*** Begin section ***
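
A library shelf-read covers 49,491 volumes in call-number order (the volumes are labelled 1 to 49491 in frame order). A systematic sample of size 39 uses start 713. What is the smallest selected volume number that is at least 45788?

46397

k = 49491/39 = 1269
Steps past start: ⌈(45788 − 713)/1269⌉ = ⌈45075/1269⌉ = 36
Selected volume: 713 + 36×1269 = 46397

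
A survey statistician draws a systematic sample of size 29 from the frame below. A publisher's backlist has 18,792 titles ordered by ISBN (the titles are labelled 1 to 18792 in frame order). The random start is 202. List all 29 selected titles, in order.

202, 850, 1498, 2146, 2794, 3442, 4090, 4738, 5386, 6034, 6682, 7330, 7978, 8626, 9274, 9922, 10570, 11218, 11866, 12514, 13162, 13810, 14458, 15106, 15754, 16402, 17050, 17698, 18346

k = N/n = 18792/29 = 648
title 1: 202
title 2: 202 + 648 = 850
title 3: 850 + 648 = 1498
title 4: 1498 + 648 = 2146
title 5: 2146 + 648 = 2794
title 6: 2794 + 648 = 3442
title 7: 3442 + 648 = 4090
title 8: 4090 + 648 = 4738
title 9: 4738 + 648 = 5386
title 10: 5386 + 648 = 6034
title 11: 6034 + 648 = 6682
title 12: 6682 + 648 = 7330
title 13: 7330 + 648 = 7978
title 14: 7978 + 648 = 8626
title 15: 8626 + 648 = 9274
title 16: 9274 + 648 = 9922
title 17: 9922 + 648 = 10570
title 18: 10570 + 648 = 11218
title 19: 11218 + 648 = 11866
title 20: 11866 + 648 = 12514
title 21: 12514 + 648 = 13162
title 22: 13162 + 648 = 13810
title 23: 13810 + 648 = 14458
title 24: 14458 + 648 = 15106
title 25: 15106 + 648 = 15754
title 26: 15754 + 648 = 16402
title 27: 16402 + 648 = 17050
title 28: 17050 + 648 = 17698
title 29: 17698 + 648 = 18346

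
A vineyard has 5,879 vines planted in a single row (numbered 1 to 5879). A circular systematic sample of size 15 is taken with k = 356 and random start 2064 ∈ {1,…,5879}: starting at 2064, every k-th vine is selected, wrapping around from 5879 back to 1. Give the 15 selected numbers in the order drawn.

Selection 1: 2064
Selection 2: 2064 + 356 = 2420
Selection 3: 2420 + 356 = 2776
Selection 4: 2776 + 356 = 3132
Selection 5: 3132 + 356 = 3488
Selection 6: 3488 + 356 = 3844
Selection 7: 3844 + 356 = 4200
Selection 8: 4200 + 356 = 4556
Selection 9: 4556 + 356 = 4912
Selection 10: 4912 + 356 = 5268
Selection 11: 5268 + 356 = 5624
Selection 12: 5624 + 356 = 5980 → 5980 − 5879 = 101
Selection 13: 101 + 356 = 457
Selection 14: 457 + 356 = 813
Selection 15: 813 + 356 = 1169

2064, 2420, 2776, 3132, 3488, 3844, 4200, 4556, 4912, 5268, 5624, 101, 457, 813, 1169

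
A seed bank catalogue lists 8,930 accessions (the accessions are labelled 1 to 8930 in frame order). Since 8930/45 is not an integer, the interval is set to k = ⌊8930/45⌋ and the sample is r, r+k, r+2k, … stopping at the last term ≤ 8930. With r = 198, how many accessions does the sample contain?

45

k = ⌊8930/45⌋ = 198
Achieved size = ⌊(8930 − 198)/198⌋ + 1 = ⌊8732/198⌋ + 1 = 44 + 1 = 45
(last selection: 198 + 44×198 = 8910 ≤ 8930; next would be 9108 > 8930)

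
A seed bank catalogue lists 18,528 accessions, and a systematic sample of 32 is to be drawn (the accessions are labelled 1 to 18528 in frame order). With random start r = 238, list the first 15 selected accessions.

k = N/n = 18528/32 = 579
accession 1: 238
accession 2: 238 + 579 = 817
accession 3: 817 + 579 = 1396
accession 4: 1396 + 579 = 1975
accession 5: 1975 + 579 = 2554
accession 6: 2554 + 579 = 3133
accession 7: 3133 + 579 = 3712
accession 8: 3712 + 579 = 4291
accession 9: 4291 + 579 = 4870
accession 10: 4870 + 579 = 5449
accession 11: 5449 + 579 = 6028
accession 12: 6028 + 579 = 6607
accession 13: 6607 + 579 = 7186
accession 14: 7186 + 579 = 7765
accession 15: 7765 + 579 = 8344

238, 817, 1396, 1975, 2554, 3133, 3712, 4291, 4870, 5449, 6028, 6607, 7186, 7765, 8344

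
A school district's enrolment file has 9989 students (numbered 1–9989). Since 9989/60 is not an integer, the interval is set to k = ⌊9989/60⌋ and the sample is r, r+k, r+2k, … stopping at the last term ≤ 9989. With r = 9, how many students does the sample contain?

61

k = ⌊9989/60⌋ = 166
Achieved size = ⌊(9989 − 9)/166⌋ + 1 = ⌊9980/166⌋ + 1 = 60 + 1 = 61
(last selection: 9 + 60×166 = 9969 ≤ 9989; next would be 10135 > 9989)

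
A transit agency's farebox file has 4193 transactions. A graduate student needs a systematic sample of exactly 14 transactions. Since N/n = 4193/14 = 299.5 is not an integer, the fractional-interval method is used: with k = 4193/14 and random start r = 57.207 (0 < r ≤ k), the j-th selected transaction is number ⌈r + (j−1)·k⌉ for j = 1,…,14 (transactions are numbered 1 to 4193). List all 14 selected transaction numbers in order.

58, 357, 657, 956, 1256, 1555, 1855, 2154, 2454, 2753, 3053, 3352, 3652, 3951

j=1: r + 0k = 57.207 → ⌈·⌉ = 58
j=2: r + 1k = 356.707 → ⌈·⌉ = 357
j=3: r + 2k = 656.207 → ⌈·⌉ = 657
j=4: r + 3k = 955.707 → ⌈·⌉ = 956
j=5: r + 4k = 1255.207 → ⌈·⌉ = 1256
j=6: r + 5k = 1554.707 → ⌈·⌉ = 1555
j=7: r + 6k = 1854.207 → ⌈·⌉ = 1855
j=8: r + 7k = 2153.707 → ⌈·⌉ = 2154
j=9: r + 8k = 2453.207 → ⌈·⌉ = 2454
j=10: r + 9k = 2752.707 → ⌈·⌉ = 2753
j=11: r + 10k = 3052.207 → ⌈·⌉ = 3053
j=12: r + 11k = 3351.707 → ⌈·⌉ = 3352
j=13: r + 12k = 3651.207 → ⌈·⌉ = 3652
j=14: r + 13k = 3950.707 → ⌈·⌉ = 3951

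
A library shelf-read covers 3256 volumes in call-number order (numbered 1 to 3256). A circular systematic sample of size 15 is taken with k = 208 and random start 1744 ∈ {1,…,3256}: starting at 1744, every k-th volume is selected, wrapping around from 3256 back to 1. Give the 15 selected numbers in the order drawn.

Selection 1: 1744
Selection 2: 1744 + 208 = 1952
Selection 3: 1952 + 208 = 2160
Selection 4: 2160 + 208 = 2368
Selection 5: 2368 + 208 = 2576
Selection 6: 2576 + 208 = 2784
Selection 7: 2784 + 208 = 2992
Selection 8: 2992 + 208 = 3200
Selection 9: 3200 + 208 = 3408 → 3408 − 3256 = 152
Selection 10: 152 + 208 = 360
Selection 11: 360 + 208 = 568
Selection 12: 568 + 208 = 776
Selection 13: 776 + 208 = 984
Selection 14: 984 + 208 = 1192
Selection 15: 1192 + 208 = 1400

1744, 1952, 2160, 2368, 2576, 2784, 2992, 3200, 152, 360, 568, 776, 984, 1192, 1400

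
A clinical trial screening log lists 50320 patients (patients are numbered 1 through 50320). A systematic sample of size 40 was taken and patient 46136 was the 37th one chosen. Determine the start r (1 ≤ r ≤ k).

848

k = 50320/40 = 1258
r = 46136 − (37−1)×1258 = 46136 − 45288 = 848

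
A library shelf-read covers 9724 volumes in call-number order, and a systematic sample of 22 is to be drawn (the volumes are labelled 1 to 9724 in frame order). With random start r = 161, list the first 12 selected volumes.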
*** End section ***
Retype, exactly as shown, the lines from the one with "A library shelf-read covers 3256" through the end of the records.

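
A library shelf-read covers 3256 volumes in call-number order (numbered 1 to 3256). A circular systematic sample of size 15 is taken with k = 208 and random start 1744 ∈ {1,…,3256}: starting at 1744, every k-th volume is selected, wrapping around from 3256 back to 1. Give the 15 selected numbers in the order drawn.

Selection 1: 1744
Selection 2: 1744 + 208 = 1952
Selection 3: 1952 + 208 = 2160
Selection 4: 2160 + 208 = 2368
Selection 5: 2368 + 208 = 2576
Selection 6: 2576 + 208 = 2784
Selection 7: 2784 + 208 = 2992
Selection 8: 2992 + 208 = 3200
Selection 9: 3200 + 208 = 3408 → 3408 − 3256 = 152
Selection 10: 152 + 208 = 360
Selection 11: 360 + 208 = 568
Selection 12: 568 + 208 = 776
Selection 13: 776 + 208 = 984
Selection 14: 984 + 208 = 1192
Selection 15: 1192 + 208 = 1400

1744, 1952, 2160, 2368, 2576, 2784, 2992, 3200, 152, 360, 568, 776, 984, 1192, 1400

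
A clinical trial screening log lists 50320 patients (patients are numbered 1 through 50320). A systematic sample of size 40 was taken and patient 46136 was the 37th one chosen. Determine the start r (1 ≤ r ≤ k).

848

k = 50320/40 = 1258
r = 46136 − (37−1)×1258 = 46136 − 45288 = 848

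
A library shelf-read covers 9724 volumes in call-number order, and a systematic sample of 22 is to be drawn (the volumes are labelled 1 to 9724 in frame order). With random start r = 161, list the first 12 selected volumes.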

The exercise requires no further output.